RECORDED INFORMATION ->
----------

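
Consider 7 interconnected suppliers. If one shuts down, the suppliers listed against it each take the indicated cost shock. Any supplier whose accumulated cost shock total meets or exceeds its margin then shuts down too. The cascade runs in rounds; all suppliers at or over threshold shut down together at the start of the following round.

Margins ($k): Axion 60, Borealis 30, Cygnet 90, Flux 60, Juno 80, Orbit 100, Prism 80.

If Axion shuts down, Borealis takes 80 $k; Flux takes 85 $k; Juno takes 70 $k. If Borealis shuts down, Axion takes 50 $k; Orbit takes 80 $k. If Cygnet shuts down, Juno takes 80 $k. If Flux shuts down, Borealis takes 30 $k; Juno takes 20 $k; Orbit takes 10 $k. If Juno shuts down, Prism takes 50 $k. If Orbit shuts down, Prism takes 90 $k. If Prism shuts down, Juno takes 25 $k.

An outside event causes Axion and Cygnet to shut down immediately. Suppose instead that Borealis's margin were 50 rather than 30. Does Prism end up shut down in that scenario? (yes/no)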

----------

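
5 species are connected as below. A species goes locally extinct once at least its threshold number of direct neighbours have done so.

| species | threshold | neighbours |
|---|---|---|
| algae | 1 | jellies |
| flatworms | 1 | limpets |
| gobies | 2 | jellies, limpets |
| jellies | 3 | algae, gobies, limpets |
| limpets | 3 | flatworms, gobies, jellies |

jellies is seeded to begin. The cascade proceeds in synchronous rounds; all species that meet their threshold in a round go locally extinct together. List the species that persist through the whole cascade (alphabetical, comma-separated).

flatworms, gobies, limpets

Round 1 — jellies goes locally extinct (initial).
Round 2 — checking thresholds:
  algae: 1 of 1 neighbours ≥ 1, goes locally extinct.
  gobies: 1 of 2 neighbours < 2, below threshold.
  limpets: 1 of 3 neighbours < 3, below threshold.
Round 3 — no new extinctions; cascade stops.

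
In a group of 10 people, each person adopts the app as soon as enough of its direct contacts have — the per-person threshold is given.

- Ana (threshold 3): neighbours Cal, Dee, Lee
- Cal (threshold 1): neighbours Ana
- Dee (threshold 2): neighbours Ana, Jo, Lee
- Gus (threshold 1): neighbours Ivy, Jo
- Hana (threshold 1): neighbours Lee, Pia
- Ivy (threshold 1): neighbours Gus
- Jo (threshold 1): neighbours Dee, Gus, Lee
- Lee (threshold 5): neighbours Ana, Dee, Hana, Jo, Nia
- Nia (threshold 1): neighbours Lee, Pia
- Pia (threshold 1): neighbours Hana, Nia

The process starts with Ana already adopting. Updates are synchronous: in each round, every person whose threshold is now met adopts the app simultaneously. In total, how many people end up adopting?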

----------

WHAT YOU ARE ASKED TO DO -> Starting at the line above that holds "- Ana (threshold 3): neighbours Cal, Dee, Lee" and ending at the line that holds "- Pia (threshold 1): neighbours Hana, Nia", transcribe each line exactly and include no other lines.

WRITTEN RESPONSE ->
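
- Ana (threshold 3): neighbours Cal, Dee, Lee
- Cal (threshold 1): neighbours Ana
- Dee (threshold 2): neighbours Ana, Jo, Lee
- Gus (threshold 1): neighbours Ivy, Jo
- Hana (threshold 1): neighbours Lee, Pia
- Ivy (threshold 1): neighbours Gus
- Jo (threshold 1): neighbours Dee, Gus, Lee
- Lee (threshold 5): neighbours Ana, Dee, Hana, Jo, Nia
- Nia (threshold 1): neighbours Lee, Pia
- Pia (threshold 1): neighbours Hana, Nia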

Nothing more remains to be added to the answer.